> [Exercise prompt]:
For every line in the material below that holds "file", report the line.

> [Provided records]:

------

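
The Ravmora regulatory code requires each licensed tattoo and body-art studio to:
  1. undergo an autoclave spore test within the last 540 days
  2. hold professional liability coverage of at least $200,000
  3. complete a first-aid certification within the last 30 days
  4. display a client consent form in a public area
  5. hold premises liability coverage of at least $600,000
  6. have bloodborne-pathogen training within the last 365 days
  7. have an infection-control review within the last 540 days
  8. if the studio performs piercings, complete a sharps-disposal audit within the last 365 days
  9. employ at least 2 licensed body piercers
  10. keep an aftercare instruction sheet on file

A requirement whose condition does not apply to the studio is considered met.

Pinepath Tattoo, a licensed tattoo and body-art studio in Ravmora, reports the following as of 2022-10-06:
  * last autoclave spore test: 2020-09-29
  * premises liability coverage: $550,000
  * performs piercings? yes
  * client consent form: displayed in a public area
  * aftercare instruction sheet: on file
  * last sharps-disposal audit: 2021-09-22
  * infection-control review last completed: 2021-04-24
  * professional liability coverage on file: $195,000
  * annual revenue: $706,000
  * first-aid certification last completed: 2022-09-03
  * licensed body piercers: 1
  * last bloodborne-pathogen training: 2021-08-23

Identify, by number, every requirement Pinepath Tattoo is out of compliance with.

1, 2, 3, 5, 6, 8, 9

1. autoclave spore test 737 days ago vs limit 540 → not met
2. professional liability coverage $195,000 < $200,000 → not met
3. first-aid certification 33 days ago vs limit 30 → not met
4. client consent form present → met
5. premises liability coverage $550,000 < $600,000 → not met
6. bloodborne-pathogen training 409 days ago vs limit 365 → not met
7. infection-control review 530 days ago vs limit 540 → met
8. condition 'performs piercings' holds; sharps-disposal audit 379 days ago vs limit 365 → not met
9. licensed body piercers 1 < 2 → not met
10. aftercare instruction sheet present → met
Not met: 1, 2, 3, 5, 6, 8, 9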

------

> [Answer box]:
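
  10. keep an aftercare instruction sheet on file
  * aftercare instruction sheet: on file
  * professional liability coverage on file: $195,000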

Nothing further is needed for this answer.